◆ WORK TO BE COMPLETED ◆
Nothing in the listing may be skipped; transcribe all of it as written.
──────────────────────────────
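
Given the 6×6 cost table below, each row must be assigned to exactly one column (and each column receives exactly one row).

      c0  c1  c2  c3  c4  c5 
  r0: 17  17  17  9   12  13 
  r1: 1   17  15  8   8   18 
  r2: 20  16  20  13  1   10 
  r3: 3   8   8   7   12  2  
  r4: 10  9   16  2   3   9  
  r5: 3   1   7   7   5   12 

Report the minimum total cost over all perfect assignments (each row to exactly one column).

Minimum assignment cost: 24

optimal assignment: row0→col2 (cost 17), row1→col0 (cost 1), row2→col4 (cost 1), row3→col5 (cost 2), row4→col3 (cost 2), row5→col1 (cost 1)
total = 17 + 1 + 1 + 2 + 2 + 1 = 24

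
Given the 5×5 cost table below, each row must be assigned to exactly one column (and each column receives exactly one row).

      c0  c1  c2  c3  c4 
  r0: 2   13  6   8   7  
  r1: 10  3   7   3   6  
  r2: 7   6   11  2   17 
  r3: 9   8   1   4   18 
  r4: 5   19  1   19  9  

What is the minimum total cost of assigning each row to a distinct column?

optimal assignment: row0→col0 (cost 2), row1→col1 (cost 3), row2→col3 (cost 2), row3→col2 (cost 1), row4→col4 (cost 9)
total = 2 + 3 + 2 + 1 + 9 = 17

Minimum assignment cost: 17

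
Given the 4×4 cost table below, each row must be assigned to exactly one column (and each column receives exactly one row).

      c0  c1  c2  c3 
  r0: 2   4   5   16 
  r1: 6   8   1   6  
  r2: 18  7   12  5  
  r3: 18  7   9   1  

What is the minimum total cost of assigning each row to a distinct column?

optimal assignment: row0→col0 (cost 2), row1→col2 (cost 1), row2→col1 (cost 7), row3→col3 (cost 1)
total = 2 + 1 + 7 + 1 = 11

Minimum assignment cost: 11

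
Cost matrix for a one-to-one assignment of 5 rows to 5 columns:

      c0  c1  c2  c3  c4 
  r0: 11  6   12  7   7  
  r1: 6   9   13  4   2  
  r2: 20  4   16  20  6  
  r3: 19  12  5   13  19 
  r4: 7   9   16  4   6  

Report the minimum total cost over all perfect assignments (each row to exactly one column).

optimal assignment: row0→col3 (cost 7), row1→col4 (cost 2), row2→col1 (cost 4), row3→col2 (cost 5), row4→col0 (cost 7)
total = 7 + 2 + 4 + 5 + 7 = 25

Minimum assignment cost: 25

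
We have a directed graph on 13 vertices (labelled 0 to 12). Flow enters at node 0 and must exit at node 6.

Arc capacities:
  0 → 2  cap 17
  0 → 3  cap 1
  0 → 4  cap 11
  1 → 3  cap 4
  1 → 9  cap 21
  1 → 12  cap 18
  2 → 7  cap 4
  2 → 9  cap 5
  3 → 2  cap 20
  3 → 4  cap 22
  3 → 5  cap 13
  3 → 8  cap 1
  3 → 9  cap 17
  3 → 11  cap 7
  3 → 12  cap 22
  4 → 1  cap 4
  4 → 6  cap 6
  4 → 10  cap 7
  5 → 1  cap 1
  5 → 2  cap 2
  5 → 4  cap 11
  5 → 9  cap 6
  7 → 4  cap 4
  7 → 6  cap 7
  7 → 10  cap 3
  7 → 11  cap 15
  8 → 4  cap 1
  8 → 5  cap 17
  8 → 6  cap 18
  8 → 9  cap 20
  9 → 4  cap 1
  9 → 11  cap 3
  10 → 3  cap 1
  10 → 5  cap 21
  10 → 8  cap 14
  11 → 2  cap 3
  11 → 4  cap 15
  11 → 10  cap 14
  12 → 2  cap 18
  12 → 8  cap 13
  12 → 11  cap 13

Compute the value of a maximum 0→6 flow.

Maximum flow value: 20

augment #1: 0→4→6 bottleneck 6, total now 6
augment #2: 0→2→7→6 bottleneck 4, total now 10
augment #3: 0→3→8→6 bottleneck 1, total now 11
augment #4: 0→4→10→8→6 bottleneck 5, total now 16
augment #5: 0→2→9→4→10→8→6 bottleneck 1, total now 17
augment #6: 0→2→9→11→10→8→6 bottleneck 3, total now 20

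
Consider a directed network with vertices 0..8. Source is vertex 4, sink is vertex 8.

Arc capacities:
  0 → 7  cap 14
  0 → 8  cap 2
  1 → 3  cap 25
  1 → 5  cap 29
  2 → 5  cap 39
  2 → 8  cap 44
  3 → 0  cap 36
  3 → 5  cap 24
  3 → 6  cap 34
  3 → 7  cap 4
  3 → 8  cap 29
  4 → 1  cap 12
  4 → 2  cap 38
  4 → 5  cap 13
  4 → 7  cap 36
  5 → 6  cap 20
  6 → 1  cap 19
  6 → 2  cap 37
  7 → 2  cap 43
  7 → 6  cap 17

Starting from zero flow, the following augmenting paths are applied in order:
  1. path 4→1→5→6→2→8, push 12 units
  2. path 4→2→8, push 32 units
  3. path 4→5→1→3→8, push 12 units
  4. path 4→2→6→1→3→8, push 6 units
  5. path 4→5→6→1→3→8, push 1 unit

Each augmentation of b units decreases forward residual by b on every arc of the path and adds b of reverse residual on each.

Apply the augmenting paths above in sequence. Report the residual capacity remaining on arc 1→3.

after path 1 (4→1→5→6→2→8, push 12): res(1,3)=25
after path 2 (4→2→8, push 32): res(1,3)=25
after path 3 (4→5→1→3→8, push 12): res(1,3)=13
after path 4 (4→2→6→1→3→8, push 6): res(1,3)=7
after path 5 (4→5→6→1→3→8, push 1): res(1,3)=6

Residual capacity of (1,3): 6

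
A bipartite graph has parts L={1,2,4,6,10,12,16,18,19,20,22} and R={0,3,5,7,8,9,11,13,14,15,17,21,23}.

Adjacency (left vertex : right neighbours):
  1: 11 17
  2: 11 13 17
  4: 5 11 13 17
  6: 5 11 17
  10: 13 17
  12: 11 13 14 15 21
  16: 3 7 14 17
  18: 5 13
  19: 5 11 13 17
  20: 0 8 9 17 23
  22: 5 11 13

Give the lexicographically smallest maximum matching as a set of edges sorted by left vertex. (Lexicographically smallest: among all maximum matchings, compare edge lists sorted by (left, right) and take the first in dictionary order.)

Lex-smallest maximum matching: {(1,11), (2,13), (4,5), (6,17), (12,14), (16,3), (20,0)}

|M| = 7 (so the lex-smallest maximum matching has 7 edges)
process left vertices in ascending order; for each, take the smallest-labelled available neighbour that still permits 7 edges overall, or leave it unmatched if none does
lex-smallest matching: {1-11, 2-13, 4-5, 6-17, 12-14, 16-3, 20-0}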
──────────────────────────────
◆ SOLUTION TO THE EXERCISE ◆
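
Given the 6×6 cost table below, each row must be assigned to exactly one column (and each column receives exactly one row).

      c0  c1  c2  c3  c4  c5 
  r0: 17  17  17  9   12  13 
  r1: 1   17  15  8   8   18 
  r2: 20  16  20  13  1   10 
  r3: 3   8   8   7   12  2  
  r4: 10  9   16  2   3   9  
  r5: 3   1   7   7   5   12 

Report the minimum total cost over all perfect assignments (each row to exactly one column).

Minimum assignment cost: 24

optimal assignment: row0→col2 (cost 17), row1→col0 (cost 1), row2→col4 (cost 1), row3→col5 (cost 2), row4→col3 (cost 2), row5→col1 (cost 1)
total = 17 + 1 + 1 + 2 + 2 + 1 = 24

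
Given the 5×5 cost table below, each row must be assigned to exactly one column (and each column receives exactly one row).

      c0  c1  c2  c3  c4 
  r0: 2   13  6   8   7  
  r1: 10  3   7   3   6  
  r2: 7   6   11  2   17 
  r3: 9   8   1   4   18 
  r4: 5   19  1   19  9  

What is the minimum total cost of assigning each row to a distinct column?

optimal assignment: row0→col0 (cost 2), row1→col1 (cost 3), row2→col3 (cost 2), row3→col2 (cost 1), row4→col4 (cost 9)
total = 2 + 3 + 2 + 1 + 9 = 17

Minimum assignment cost: 17

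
Given the 4×4 cost table below, each row must be assigned to exactly one column (and each column receives exactly one row).

      c0  c1  c2  c3 
  r0: 2   4   5   16 
  r1: 6   8   1   6  
  r2: 18  7   12  5  
  r3: 18  7   9   1  

What is the minimum total cost of assigning each row to a distinct column?

optimal assignment: row0→col0 (cost 2), row1→col2 (cost 1), row2→col1 (cost 7), row3→col3 (cost 1)
total = 2 + 1 + 7 + 1 = 11

Minimum assignment cost: 11

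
Cost matrix for a one-to-one assignment of 5 rows to 5 columns:

      c0  c1  c2  c3  c4 
  r0: 11  6   12  7   7  
  r1: 6   9   13  4   2  
  r2: 20  4   16  20  6  
  r3: 19  12  5   13  19 
  r4: 7   9   16  4   6  

Report the minimum total cost over all perfect assignments (each row to exactly one column).

optimal assignment: row0→col3 (cost 7), row1→col4 (cost 2), row2→col1 (cost 4), row3→col2 (cost 5), row4→col0 (cost 7)
total = 7 + 2 + 4 + 5 + 7 = 25

Minimum assignment cost: 25

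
We have a directed graph on 13 vertices (labelled 0 to 12). Flow enters at node 0 and must exit at node 6.

Arc capacities:
  0 → 2  cap 17
  0 → 3  cap 1
  0 → 4  cap 11
  1 → 3  cap 4
  1 → 9  cap 21
  1 → 12  cap 18
  2 → 7  cap 4
  2 → 9  cap 5
  3 → 2  cap 20
  3 → 4  cap 22
  3 → 5  cap 13
  3 → 8  cap 1
  3 → 9  cap 17
  3 → 11  cap 7
  3 → 12  cap 22
  4 → 1  cap 4
  4 → 6  cap 6
  4 → 10  cap 7
  5 → 1  cap 1
  5 → 2  cap 2
  5 → 4  cap 11
  5 → 9  cap 6
  7 → 4  cap 4
  7 → 6  cap 7
  7 → 10  cap 3
  7 → 11  cap 15
  8 → 4  cap 1
  8 → 5  cap 17
  8 → 6  cap 18
  8 → 9  cap 20
  9 → 4  cap 1
  9 → 11  cap 3
  10 → 3  cap 1
  10 → 5  cap 21
  10 → 8  cap 14
  11 → 2  cap 3
  11 → 4  cap 15
  11 → 10  cap 14
  12 → 2  cap 18
  12 → 8  cap 13
  12 → 11  cap 13

Compute the value of a maximum 0→6 flow.

Maximum flow value: 20

augment #1: 0→4→6 bottleneck 6, total now 6
augment #2: 0→2→7→6 bottleneck 4, total now 10
augment #3: 0→3→8→6 bottleneck 1, total now 11
augment #4: 0→4→10→8→6 bottleneck 5, total now 16
augment #5: 0→2→9→4→10→8→6 bottleneck 1, total now 17
augment #6: 0→2→9→11→10→8→6 bottleneck 3, total now 20

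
Consider a directed network with vertices 0..8. Source is vertex 4, sink is vertex 8.

Arc capacities:
  0 → 7  cap 14
  0 → 8  cap 2
  1 → 3  cap 25
  1 → 5  cap 29
  2 → 5  cap 39
  2 → 8  cap 44
  3 → 0  cap 36
  3 → 5  cap 24
  3 → 6  cap 34
  3 → 7  cap 4
  3 → 8  cap 29
  4 → 1  cap 12
  4 → 2  cap 38
  4 → 5  cap 13
  4 → 7  cap 36
  5 → 6  cap 20
  6 → 1  cap 19
  6 → 2  cap 37
  7 → 2  cap 43
  7 → 6  cap 17

Starting from zero flow, the following augmenting paths are applied in order:
  1. path 4→1→5→6→2→8, push 12 units
  2. path 4→2→8, push 32 units
  3. path 4→5→1→3→8, push 12 units
  4. path 4→2→6→1→3→8, push 6 units
  5. path 4→5→6→1→3→8, push 1 unit

Each augmentation of b units decreases forward residual by b on every arc of the path and adds b of reverse residual on each.

Apply the augmenting paths above in sequence. Report the residual capacity remaining on arc 1→3.

after path 1 (4→1→5→6→2→8, push 12): res(1,3)=25
after path 2 (4→2→8, push 32): res(1,3)=25
after path 3 (4→5→1→3→8, push 12): res(1,3)=13
after path 4 (4→2→6→1→3→8, push 6): res(1,3)=7
after path 5 (4→5→6→1→3→8, push 1): res(1,3)=6

Residual capacity of (1,3): 6

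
A bipartite graph has parts L={1,2,4,6,10,12,16,18,19,20,22} and R={0,3,5,7,8,9,11,13,14,15,17,21,23}.

Adjacency (left vertex : right neighbours):
  1: 11 17
  2: 11 13 17
  4: 5 11 13 17
  6: 5 11 17
  10: 13 17
  12: 11 13 14 15 21
  16: 3 7 14 17
  18: 5 13
  19: 5 11 13 17
  20: 0 8 9 17 23
  22: 5 11 13

Give the lexicographically smallest maximum matching as a set of edges sorted by left vertex. (Lexicographically smallest: among all maximum matchings, compare edge lists sorted by (left, right) and take the first in dictionary order.)

Lex-smallest maximum matching: {(1,11), (2,13), (4,5), (6,17), (12,14), (16,3), (20,0)}

|M| = 7 (so the lex-smallest maximum matching has 7 edges)
process left vertices in ascending order; for each, take the smallest-labelled available neighbour that still permits 7 edges overall, or leave it unmatched if none does
lex-smallest matching: {1-11, 2-13, 4-5, 6-17, 12-14, 16-3, 20-0}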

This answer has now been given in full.